Start of Block

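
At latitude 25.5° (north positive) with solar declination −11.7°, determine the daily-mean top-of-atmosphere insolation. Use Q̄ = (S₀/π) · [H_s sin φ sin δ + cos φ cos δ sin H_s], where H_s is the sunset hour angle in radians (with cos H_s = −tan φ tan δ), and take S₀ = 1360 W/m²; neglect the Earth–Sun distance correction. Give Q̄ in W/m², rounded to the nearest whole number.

cos H_s = −tan(25.5°) · tan(-11.7°) = 0.0988, so H_s = arccos(0.0988) = 84.33°. In radians, H_s = 1.4718.
H_s sin φ sin δ = 1.4718 × 0.4305 × -0.2028 = -0.1285.
cos φ cos δ sin H_s = 0.9026 × 0.9792 × 0.9951 = 0.8795.
Q̄ = (1360/π) × (-0.1285 + 0.8795) = 432.90 × 0.7510 = 325.11 W/m².

325 W/m²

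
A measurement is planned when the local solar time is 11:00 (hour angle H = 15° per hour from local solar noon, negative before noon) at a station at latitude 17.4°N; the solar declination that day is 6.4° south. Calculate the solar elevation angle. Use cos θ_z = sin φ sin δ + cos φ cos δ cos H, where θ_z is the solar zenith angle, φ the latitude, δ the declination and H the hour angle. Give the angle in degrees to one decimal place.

Hour angle H = 15° × (11 − 12) = -15.00°.
cos θ_z = sin φ sin δ + cos φ cos δ cos H = (0.2990)(-0.1115) + (0.9542)(0.9938)(0.9659) = 0.8826.
θ_z = arccos(0.8826) = 28.04°, so the elevation is 90° − 28.04° = 61.96°.

62.0°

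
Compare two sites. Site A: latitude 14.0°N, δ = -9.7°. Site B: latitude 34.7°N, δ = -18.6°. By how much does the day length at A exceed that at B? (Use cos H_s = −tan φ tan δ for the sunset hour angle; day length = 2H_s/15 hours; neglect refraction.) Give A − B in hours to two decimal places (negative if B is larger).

A: H_s = arccos(−tan 14.0° · tan -9.7°) = 87.56°, so 2H_s/15 = 11.6747 h.
B: H_s = arccos(−tan 34.7° · tan -18.6°) = 76.52°, so 2H_s/15 = 10.2027 h.
A − B = 11.6747 − 10.2027 = 1.4720 h.

+1.47 h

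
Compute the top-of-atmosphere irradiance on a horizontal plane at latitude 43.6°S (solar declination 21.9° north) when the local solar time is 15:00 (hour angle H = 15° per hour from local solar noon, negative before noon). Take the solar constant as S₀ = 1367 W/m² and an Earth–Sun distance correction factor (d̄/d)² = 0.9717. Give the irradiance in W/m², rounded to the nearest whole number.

Hour angle H = 15° × (15 − 12) = 45.00°.
With φ = -43.6°, δ = 21.9°, H = 45.00°: sin φ sin δ = -0.2572, cos φ cos δ cos H = 0.4751, so cos θ_z = 0.2179.
Top-of-atmosphere irradiance = S₀ (d̄/d)² cos θ_z = 1367 × 0.9717 × 0.2179 = 289.44 W/m².

289 W/m²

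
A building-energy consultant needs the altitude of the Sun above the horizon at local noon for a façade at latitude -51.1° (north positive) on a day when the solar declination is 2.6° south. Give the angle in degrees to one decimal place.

41.5°

At local solar noon the hour angle is zero, so the elevation is 90° − |φ − δ| = 90° − |-51.1° − (-2.6°)| = 90° − 48.5° = 41.5°.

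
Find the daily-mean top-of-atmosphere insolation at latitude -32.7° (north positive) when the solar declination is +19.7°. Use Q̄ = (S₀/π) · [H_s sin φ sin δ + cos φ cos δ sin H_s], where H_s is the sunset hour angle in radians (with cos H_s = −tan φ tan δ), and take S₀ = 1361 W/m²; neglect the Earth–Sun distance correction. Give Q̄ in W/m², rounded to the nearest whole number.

The sunset hour angle satisfies cos H_s = −tan φ tan δ = 0.2299, giving H_s = 76.71°. In radians, H_s = 1.3388.
H_s sin φ sin δ = 1.3388 × -0.5402 × 0.3371 = -0.2438.
cos φ cos δ sin H_s = 0.8415 × 0.9415 × 0.9732 = 0.7710.
Q̄ = (1361/π) × (-0.2438 + 0.7710) = 433.22 × 0.5272 = 228.39 W/m².

228 W/m²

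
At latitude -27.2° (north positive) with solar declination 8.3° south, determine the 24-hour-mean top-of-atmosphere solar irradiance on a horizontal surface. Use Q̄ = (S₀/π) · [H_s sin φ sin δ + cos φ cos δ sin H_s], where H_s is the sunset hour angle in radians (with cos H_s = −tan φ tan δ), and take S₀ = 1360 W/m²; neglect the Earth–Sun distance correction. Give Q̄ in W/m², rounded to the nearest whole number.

−tan φ tan δ = −(-0.5139)(-0.1459) = -0.0750; H_s = arccos(-0.0750) = 94.30°. In radians, H_s = 1.6458.
H_s sin φ sin δ = 1.6458 × -0.4571 × -0.1444 = 0.1086.
cos φ cos δ sin H_s = 0.8894 × 0.9895 × 0.9972 = 0.8776.
Q̄ = (1360/π) × (0.1086 + 0.8776) = 432.90 × 0.9862 = 426.93 W/m².

427 W/m²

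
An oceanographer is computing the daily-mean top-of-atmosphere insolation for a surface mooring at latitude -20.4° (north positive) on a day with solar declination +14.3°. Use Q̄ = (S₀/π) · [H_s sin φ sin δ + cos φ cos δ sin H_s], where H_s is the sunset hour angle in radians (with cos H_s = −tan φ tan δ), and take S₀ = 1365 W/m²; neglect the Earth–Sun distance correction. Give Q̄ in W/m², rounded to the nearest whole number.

−tan φ tan δ = −(-0.3719)(0.2549) = 0.0948; H_s = arccos(0.0948) = 84.56°. In radians, H_s = 1.4759.
H_s sin φ sin δ = 1.4759 × -0.3486 × 0.2470 = -0.1271.
cos φ cos δ sin H_s = 0.9373 × 0.9690 × 0.9955 = 0.9042.
Q̄ = (1365/π) × (-0.1271 + 0.9042) = 434.49 × 0.7771 = 337.64 W/m².

338 W/m²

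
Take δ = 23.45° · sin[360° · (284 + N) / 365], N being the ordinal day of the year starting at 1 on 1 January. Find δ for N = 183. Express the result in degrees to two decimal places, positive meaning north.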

End of Block

- What needs to be done -
An exact repeat of all the records is required.

- Written reply -
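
At latitude 25.5° (north positive) with solar declination −11.7°, determine the daily-mean top-of-atmosphere insolation. Use Q̄ = (S₀/π) · [H_s sin φ sin δ + cos φ cos δ sin H_s], where H_s is the sunset hour angle in radians (with cos H_s = −tan φ tan δ), and take S₀ = 1360 W/m²; neglect the Earth–Sun distance correction. Give Q̄ in W/m², rounded to the nearest whole number.

cos H_s = −tan(25.5°) · tan(-11.7°) = 0.0988, so H_s = arccos(0.0988) = 84.33°. In radians, H_s = 1.4718.
H_s sin φ sin δ = 1.4718 × 0.4305 × -0.2028 = -0.1285.
cos φ cos δ sin H_s = 0.9026 × 0.9792 × 0.9951 = 0.8795.
Q̄ = (1360/π) × (-0.1285 + 0.8795) = 432.90 × 0.7510 = 325.11 W/m².

325 W/m²

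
A measurement is planned when the local solar time is 11:00 (hour angle H = 15° per hour from local solar noon, negative before noon) at a station at latitude 17.4°N; the solar declination that day is 6.4° south. Calculate the solar elevation angle. Use cos θ_z = sin φ sin δ + cos φ cos δ cos H, where θ_z is the solar zenith angle, φ the latitude, δ the declination and H the hour angle. Give the angle in degrees to one decimal place.

Hour angle H = 15° × (11 − 12) = -15.00°.
cos θ_z = sin φ sin δ + cos φ cos δ cos H = (0.2990)(-0.1115) + (0.9542)(0.9938)(0.9659) = 0.8826.
θ_z = arccos(0.8826) = 28.04°, so the elevation is 90° − 28.04° = 61.96°.

62.0°

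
Compare two sites. Site A: latitude 14.0°N, δ = -9.7°. Site B: latitude 34.7°N, δ = -18.6°. By how much does the day length at A exceed that at B? (Use cos H_s = −tan φ tan δ for the sunset hour angle; day length = 2H_s/15 hours; neglect refraction.) Give A − B in hours to two decimal places (negative if B is larger).

A: H_s = arccos(−tan 14.0° · tan -9.7°) = 87.56°, so 2H_s/15 = 11.6747 h.
B: H_s = arccos(−tan 34.7° · tan -18.6°) = 76.52°, so 2H_s/15 = 10.2027 h.
A − B = 11.6747 − 10.2027 = 1.4720 h.

+1.47 h

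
Compute the top-of-atmosphere irradiance on a horizontal plane at latitude 43.6°S (solar declination 21.9° north) when the local solar time is 15:00 (hour angle H = 15° per hour from local solar noon, negative before noon). Take the solar constant as S₀ = 1367 W/m² and an Earth–Sun distance correction factor (d̄/d)² = 0.9717. Give the irradiance in W/m², rounded to the nearest whole number.

Hour angle H = 15° × (15 − 12) = 45.00°.
With φ = -43.6°, δ = 21.9°, H = 45.00°: sin φ sin δ = -0.2572, cos φ cos δ cos H = 0.4751, so cos θ_z = 0.2179.
Top-of-atmosphere irradiance = S₀ (d̄/d)² cos θ_z = 1367 × 0.9717 × 0.2179 = 289.44 W/m².

289 W/m²

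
A building-energy consultant needs the altitude of the Sun above the horizon at local noon for a façade at latitude -51.1° (north positive) on a day when the solar declination is 2.6° south. Give the angle in degrees to one decimal place.

41.5°

At local solar noon the hour angle is zero, so the elevation is 90° − |φ − δ| = 90° − |-51.1° − (-2.6°)| = 90° − 48.5° = 41.5°.

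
Find the daily-mean top-of-atmosphere insolation at latitude -32.7° (north positive) when the solar declination is +19.7°. Use Q̄ = (S₀/π) · [H_s sin φ sin δ + cos φ cos δ sin H_s], where H_s is the sunset hour angle in radians (with cos H_s = −tan φ tan δ), and take S₀ = 1361 W/m²; neglect the Earth–Sun distance correction. Give Q̄ in W/m², rounded to the nearest whole number.

The sunset hour angle satisfies cos H_s = −tan φ tan δ = 0.2299, giving H_s = 76.71°. In radians, H_s = 1.3388.
H_s sin φ sin δ = 1.3388 × -0.5402 × 0.3371 = -0.2438.
cos φ cos δ sin H_s = 0.8415 × 0.9415 × 0.9732 = 0.7710.
Q̄ = (1361/π) × (-0.2438 + 0.7710) = 433.22 × 0.5272 = 228.39 W/m².

228 W/m²

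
At latitude -27.2° (north positive) with solar declination 8.3° south, determine the 24-hour-mean top-of-atmosphere solar irradiance on a horizontal surface. Use Q̄ = (S₀/π) · [H_s sin φ sin δ + cos φ cos δ sin H_s], where H_s is the sunset hour angle in radians (with cos H_s = −tan φ tan δ), and take S₀ = 1360 W/m²; neglect the Earth–Sun distance correction. Give Q̄ in W/m², rounded to the nearest whole number.

−tan φ tan δ = −(-0.5139)(-0.1459) = -0.0750; H_s = arccos(-0.0750) = 94.30°. In radians, H_s = 1.6458.
H_s sin φ sin δ = 1.6458 × -0.4571 × -0.1444 = 0.1086.
cos φ cos δ sin H_s = 0.8894 × 0.9895 × 0.9972 = 0.8776.
Q̄ = (1360/π) × (0.1086 + 0.8776) = 432.90 × 0.9862 = 426.93 W/m².

427 W/m²

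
An oceanographer is computing the daily-mean top-of-atmosphere insolation for a surface mooring at latitude -20.4° (north positive) on a day with solar declination +14.3°. Use Q̄ = (S₀/π) · [H_s sin φ sin δ + cos φ cos δ sin H_s], where H_s is the sunset hour angle in radians (with cos H_s = −tan φ tan δ), and take S₀ = 1365 W/m²; neglect the Earth–Sun distance correction. Give Q̄ in W/m², rounded to the nearest whole number.

−tan φ tan δ = −(-0.3719)(0.2549) = 0.0948; H_s = arccos(0.0948) = 84.56°. In radians, H_s = 1.4759.
H_s sin φ sin δ = 1.4759 × -0.3486 × 0.2470 = -0.1271.
cos φ cos δ sin H_s = 0.9373 × 0.9690 × 0.9955 = 0.9042.
Q̄ = (1365/π) × (-0.1271 + 0.9042) = 434.49 × 0.7771 = 337.64 W/m².

338 W/m²

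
Take δ = 23.45° · sin[360° · (284 + N) / 365], N being the ordinal day of the year starting at 1 on 1 January. Find δ for N = 183. Express the result in degrees to two decimal places, positive meaning north.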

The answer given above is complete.